▸ **Your instructions**
From the first line of the data below through the line holding "SELECT[year ≠ 2003](PROJECT[genre, year](((Book", write out each line exactly as it stands.

▸ **Stored items**
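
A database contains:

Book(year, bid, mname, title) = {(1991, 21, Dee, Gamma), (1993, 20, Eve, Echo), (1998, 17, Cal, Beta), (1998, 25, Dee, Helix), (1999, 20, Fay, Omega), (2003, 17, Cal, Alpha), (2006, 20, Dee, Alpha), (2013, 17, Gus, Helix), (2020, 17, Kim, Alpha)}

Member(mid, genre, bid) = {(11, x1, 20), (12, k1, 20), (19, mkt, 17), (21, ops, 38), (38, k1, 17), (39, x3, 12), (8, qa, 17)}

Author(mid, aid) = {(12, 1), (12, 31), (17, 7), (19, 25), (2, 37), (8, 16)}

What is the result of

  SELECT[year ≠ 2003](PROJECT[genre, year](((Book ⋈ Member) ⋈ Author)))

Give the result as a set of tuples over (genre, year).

Book ⋈ Member (natural join on bid): {(1993, 20, Eve, Echo, 11, x1), (1993, 20, Eve, Echo, 12, k1), (1998, 17, Cal, Beta, 19, mkt), (1998, 17, Cal, Beta, 38, k1), (1998, 17, Cal, Beta, 8, qa), (1999, 20, Fay, Omega, 11, x1), (1999, 20, Fay, Omega, 12, k1), (2003, 17, Cal, Alpha, 19, mkt), (2003, 17, Cal, Alpha, 38, k1), (2003, 17, Cal, Alpha, 8, qa), (2006, 20, Dee, Alpha, 11, x1), (2006, 20, Dee, Alpha, 12, k1), (2013, 17, Gus, Helix, 19, mkt), (2013, 17, Gus, Helix, 38, k1), (2013, 17, Gus, Helix, 8, qa), (2020, 17, Kim, Alpha, 19, mkt), (2020, 17, Kim, Alpha, 38, k1), (2020, 17, Kim, Alpha, 8, qa)}
(Book ⋈ Member) ⋈ Author (natural join on mid): {(1993, 20, Eve, Echo, 12, k1, 1), (1993, 20, Eve, Echo, 12, k1, 31), (1998, 17, Cal, Beta, 19, mkt, 25), (1998, 17, Cal, Beta, 8, qa, 16), (1999, 20, Fay, Omega, 12, k1, 1), (1999, 20, Fay, Omega, 12, k1, 31), (2003, 17, Cal, Alpha, 19, mkt, 25), (2003, 17, Cal, Alpha, 8, qa, 16), (2006, 20, Dee, Alpha, 12, k1, 1), (2006, 20, Dee, Alpha, 12, k1, 31), (2013, 17, Gus, Helix, 19, mkt, 25), (2013, 17, Gus, Helix, 8, qa, 16), (2020, 17, Kim, Alpha, 19, mkt, 25), (2020, 17, Kim, Alpha, 8, qa, 16)}
Projecting to genre, year (3 duplicate(s) eliminated): {(k1, 1993), (k1, 1999), (k1, 2006), (mkt, 1998), (mkt, 2003), (mkt, 2013), (mkt, 2020), (qa, 1998), (qa, 2003), (qa, 2013), (qa, 2020)}
σ[year ≠ 2003]: keep tuples satisfying year ≠ 2003 → {(k1, 1993), (k1, 1999), (k1, 2006), (mkt, 1998), (mkt, 2013), (mkt, 2020), (qa, 1998), (qa, 2013), (qa, 2020)}

{(k1, 1993), (k1, 1999), (k1, 2006), (mkt, 1998), (mkt, 2013), (mkt, 2020), (qa, 1998), (qa, 2013), (qa, 2020)}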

▸ **Response to this task**
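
A database contains:

Book(year, bid, mname, title) = {(1991, 21, Dee, Gamma), (1993, 20, Eve, Echo), (1998, 17, Cal, Beta), (1998, 25, Dee, Helix), (1999, 20, Fay, Omega), (2003, 17, Cal, Alpha), (2006, 20, Dee, Alpha), (2013, 17, Gus, Helix), (2020, 17, Kim, Alpha)}

Member(mid, genre, bid) = {(11, x1, 20), (12, k1, 20), (19, mkt, 17), (21, ops, 38), (38, k1, 17), (39, x3, 12), (8, qa, 17)}

Author(mid, aid) = {(12, 1), (12, 31), (17, 7), (19, 25), (2, 37), (8, 16)}

What is the result of

  SELECT[year ≠ 2003](PROJECT[genre, year](((Book ⋈ Member) ⋈ Author)))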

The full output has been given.